Write out exactly the lines of the entries below from the one holding "b = [-723/205 1864/1025 28/25]" to the one holding "Singular values of A: 31/5, 1527/490, 8/245", inclusive, and leave out all other lines.
*** Task input
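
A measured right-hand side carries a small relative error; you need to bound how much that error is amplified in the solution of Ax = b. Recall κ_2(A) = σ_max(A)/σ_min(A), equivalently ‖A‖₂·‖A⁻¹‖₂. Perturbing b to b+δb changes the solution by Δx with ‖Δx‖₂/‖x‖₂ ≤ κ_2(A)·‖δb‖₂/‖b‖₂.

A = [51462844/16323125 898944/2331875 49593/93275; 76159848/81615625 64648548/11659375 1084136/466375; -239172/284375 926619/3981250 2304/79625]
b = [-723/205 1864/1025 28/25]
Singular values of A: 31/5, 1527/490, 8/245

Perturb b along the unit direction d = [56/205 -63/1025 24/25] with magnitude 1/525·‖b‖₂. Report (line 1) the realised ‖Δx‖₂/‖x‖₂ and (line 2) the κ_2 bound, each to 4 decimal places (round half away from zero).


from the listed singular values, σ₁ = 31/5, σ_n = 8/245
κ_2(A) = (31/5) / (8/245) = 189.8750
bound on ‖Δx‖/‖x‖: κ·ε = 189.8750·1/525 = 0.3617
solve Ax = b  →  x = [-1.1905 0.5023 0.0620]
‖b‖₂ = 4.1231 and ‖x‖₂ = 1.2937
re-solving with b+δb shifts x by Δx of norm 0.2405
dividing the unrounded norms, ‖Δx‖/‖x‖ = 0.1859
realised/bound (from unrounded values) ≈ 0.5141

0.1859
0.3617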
******
▸ **Final answer**:
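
b = [-723/205 1864/1025 28/25]
Singular values of A: 31/5, 1527/490, 8/245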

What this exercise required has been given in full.